> THE TASK
Each line from the one containing "Starting from the" onward, through the end of the entries, is to be transcribed exactly; nothing else is to be included.

[Collected data]

----------

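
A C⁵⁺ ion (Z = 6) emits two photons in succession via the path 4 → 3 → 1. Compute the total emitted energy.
459.1924 eV

The energy levels of C⁵⁺ are E_n = -13.6057 × 6² / n² eV.

First transition (4 → 3):
ΔE₁ = |E_3 - E_4|
ΔE₁ = |-54.4228000000 - (-30.6128250000)| = 23.8099750 eV

Second transition (3 → 1):
ΔE₂ = |E_1 - E_3|
ΔE₂ = |-489.8052000000 - (-54.4228000000)| = 435.3824000 eV

Total energy released:
E_total = ΔE₁ + ΔE₂ = 23.8099750 + 435.3824000 = 459.1924 eV

Note: This equals the direct transition 4 → 1: 459.1924 eV ✓
Energy is conserved regardless of the path taken.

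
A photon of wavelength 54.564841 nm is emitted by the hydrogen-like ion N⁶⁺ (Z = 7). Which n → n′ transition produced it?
n = 13 → n = 5

First, find the photon energy from the wavelength (hc = 1239.84 eV·nm):
E = hc/λ = 1239.84 eV·nm / 54.564841 nm = 22.722324 eV

The energy levels of N⁶⁺ satisfy E_n = -13.6057 × 7² / n² eV, so an emission n_i → n_f releases
ΔE = 13.6057 × 7² × (1/n_f² − 1/n_i²) eV.

Setting ΔE equal to the photon energy:
1/n_f² − 1/n_i² = 22.722324 / (13.6057 × 7²) = 0.034082840

Since 1/n_i² must be positive, we need 1/n_f² > 0.034082840, i.e. n_f ≤ 5. For each allowed n_f, solve n_i = (1/n_f² − 0.034082840)^(−1/2) and check whether it is a whole number:
  n_f = 1: 1/n_i² = 1.000000000 − 0.034082840 = 0.965917160 → n_i = 1.017  (not an integer) ✗
  n_f = 2: 1/n_i² = 0.250000000 − 0.034082840 = 0.215917160 → n_i = 2.152  (not an integer) ✗
  n_f = 3: 1/n_i² = 0.111111111 − 0.034082840 = 0.077028271 → n_i = 3.603  (not an integer) ✗
  n_f = 4: 1/n_i² = 0.062500000 − 0.034082840 = 0.028417160 → n_i = 5.932  (not an integer) ✗
  n_f = 5: 1/n_i² = 0.040000000 − 0.034082840 = 0.005917160 → n_i = 13.000  → integer, n_i = 13 ✓

Only n_f = 5 gives an integer upper level, n_i = 13.

The transition is from n = 13 to n = 5 (emission).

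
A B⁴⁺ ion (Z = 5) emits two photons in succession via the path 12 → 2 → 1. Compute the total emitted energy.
337.780 eV

The energy levels of B⁴⁺ are E_n = -13.6057 × 5² / n² eV.

First transition (12 → 2):
ΔE₁ = |E_2 - E_12|
ΔE₁ = |-85.035625000 - (-2.362100694)| = 82.673524 eV

Second transition (2 → 1):
ΔE₂ = |E_1 - E_2|
ΔE₂ = |-340.142500000 - (-85.035625000)| = 255.106875 eV

Total energy released:
E_total = ΔE₁ + ΔE₂ = 82.673524 + 255.106875 = 337.780 eV

Note: This equals the direct transition 12 → 1: 337.780 eV ✓
Energy is conserved regardless of the path taken.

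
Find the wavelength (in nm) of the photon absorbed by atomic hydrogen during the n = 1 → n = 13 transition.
91.66893 nm

First, find the transition energy using E_n = -13.6057 / n² eV:
E_1 = -13.6057 / 1² = -13.6057000 eV
E_13 = -13.6057 / 13² = -0.0805071 eV

Photon energy: |ΔE| = |E_13 - E_1| = 13.5251929 eV

Convert to wavelength using E = hc/λ with hc = 1239.84 eV·nm:
λ = hc/E = 1239.84 eV·nm / 13.5251929 eV
λ = 91.66893 nm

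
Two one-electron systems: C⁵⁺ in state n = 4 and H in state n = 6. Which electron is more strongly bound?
C⁵⁺ at n = 4 (E = -30.61283 eV)

Using E_n = -13.6057 Z² / n² eV:

C⁵⁺ (Z = 6) at n = 4:
E = -13.6057 × 6² / 4² = -13.6057 × 36 / 16 = -30.61282500 eV

H (Z = 1) at n = 6:
E = -13.6057 × 1² / 6² = -13.6057 × 1 / 36 = -0.37793611 eV

Since -30.61282500 eV < -0.37793611 eV,
C⁵⁺ at n = 4 is more tightly bound (requires more energy to ionize).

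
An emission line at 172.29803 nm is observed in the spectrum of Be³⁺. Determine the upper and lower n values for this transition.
n = 12 → n = 5

First, find the photon energy from the wavelength (hc = 1239.84 eV·nm):
E = hc/λ = 1239.84 eV·nm / 172.29803 nm = 7.1959035 eV

The energy levels of Be³⁺ satisfy E_n = -13.6057 × 4² / n² eV, so an emission n_i → n_f releases
ΔE = 13.6057 × 4² × (1/n_f² − 1/n_i²) eV.

Setting ΔE equal to the photon energy:
1/n_f² − 1/n_i² = 7.1959035 / (13.6057 × 4²) = 0.033055555

Since 1/n_i² must be positive, we need 1/n_f² > 0.033055555, i.e. n_f ≤ 5. For each allowed n_f, solve n_i = (1/n_f² − 0.033055555)^(−1/2) and check whether it is a whole number:
  n_f = 1: 1/n_i² = 1.000000000 − 0.033055555 = 0.966944445 → n_i = 1.017  (not an integer) ✗
  n_f = 2: 1/n_i² = 0.250000000 − 0.033055555 = 0.216944445 → n_i = 2.147  (not an integer) ✗
  n_f = 3: 1/n_i² = 0.111111111 − 0.033055555 = 0.078055556 → n_i = 3.579  (not an integer) ✗
  n_f = 4: 1/n_i² = 0.062500000 − 0.033055555 = 0.029444445 → n_i = 5.828  (not an integer) ✗
  n_f = 5: 1/n_i² = 0.040000000 − 0.033055555 = 0.006944445 → n_i = 12.000  → integer, n_i = 12 ✓

Only n_f = 5 gives an integer upper level, n_i = 12.

The transition is from n = 12 to n = 5 (emission).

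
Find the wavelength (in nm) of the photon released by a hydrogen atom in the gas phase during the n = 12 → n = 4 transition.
1640.27724 nm

First, find the transition energy using E_n = -13.6057 / n² eV:
E_12 = -13.6057 / 12² = -0.09448402778 eV
E_4 = -13.6057 / 4² = -0.85035625000 eV

Photon energy: |ΔE| = |E_4 - E_12| = 0.75587222222 eV

Convert to wavelength using E = hc/λ with hc = 1239.84 eV·nm:
λ = hc/E = 1239.84 eV·nm / 0.75587222222 eV
λ = 1640.27724 nm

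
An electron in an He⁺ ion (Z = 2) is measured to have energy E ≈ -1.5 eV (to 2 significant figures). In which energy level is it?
n = 6

The exact energy levels follow E_n = -13.6057 Z² / n² eV with Z = 2.

The measured value (-1.5 eV) is reported to only 2 significant figures, so we must test candidate n values and see which one matches to that precision.

Candidate energies:
  n = 4:  E = -13.6057 × 2² / 4² = -3.40143 eV
  n = 5:  E = -13.6057 × 2² / 5² = -2.17691 eV
  n = 6:  E = -13.6057 × 2² / 6² = -1.51174 eV  ← matches
  n = 7:  E = -13.6057 × 2² / 7² = -1.11067 eV
  n = 8:  E = -13.6057 × 2² / 8² = -0.85036 eV

Checking against the measurement of -1.5 eV (2 sig figs), only n = 6 agrees:
E_6 = -1.51174 eV, which rounds to -1.5 eV ✓

Therefore n = 6.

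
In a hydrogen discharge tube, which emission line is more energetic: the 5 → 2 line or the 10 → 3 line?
5 → 2

Calculate the energy for each transition:

Transition 5 → 2:
ΔE₁ = |E_2 - E_5| = |-13.6057/2² - (-13.6057/5²)|
ΔE₁ = |-3.401425000 - (-0.544228000)| = 2.857197 eV

Transition 10 → 3:
ΔE₂ = |E_3 - E_10| = |-13.6057/3² - (-13.6057/10²)|
ΔE₂ = |-1.511744444 - (-0.136057000)| = 1.375687 eV

Since 2.857197 eV > 1.375687 eV, the transition 5 → 2 emits the more energetic photon.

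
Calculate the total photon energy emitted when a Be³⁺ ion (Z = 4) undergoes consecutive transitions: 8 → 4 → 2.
51.021 eV

The energy levels of Be³⁺ are E_n = -13.6057 × 4² / n² eV.

First transition (8 → 4):
ΔE₁ = |E_4 - E_8|
ΔE₁ = |-13.605700000 - (-3.401425000)| = 10.204275 eV

Second transition (4 → 2):
ΔE₂ = |E_2 - E_4|
ΔE₂ = |-54.422800000 - (-13.605700000)| = 40.817100 eV

Total energy released:
E_total = ΔE₁ + ΔE₂ = 10.204275 + 40.817100 = 51.021 eV

Note: This equals the direct transition 8 → 2: 51.021 eV ✓
Energy is conserved regardless of the path taken.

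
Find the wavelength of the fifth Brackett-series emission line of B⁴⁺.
72.68 nm

The lines of a series are numbered from the longest wavelength (smallest ΔE) outward; the fifth line is the transition from n = n_f + 5 to n_f.
The Brackett series has all transitions ending at n_f = 4.

For B⁴⁺ (Z = 5), the fifth line (ε-line) is the jump from n = 9 to n = 4:
E_9 = -13.6057 × 5² / 9² = -4.1993 eV
E_4 = -13.6057 × 5² / 4² = -21.2589 eV
ΔE = E_9 - E_4 = 17.0596 eV

λ = hc/E = 1239.84 eV·nm / 17.0596 eV
λ = 72.68 nm

This is the ε-line of the Brackett series in B⁴⁺.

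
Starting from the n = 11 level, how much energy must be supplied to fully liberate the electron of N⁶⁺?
5.50975 eV

The ionization energy is the energy needed to remove the electron completely (n → ∞).

For a hydrogen-like ion with Z = 7, E_n = -13.6057 Z² / n² eV.

At n = 11: E_11 = -13.6057 × 7² / 11² = -5.50974628 eV
At n = ∞: E_∞ = 0 eV

Ionization energy = E_∞ - E_11 = 0 - (-5.50974628) = 5.50974628 eV
Ionization energy ≈ 5.50975 eV

This is also called the binding energy of the electron in state n = 11.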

----------

> ANSWER BOX
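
Starting from the n = 11 level, how much energy must be supplied to fully liberate the electron of N⁶⁺?
5.50975 eV

The ionization energy is the energy needed to remove the electron completely (n → ∞).

For a hydrogen-like ion with Z = 7, E_n = -13.6057 Z² / n² eV.

At n = 11: E_11 = -13.6057 × 7² / 11² = -5.50974628 eV
At n = ∞: E_∞ = 0 eV

Ionization energy = E_∞ - E_11 = 0 - (-5.50974628) = 5.50974628 eV
Ionization energy ≈ 5.50975 eV

This is also called the binding energy of the electron in state n = 11.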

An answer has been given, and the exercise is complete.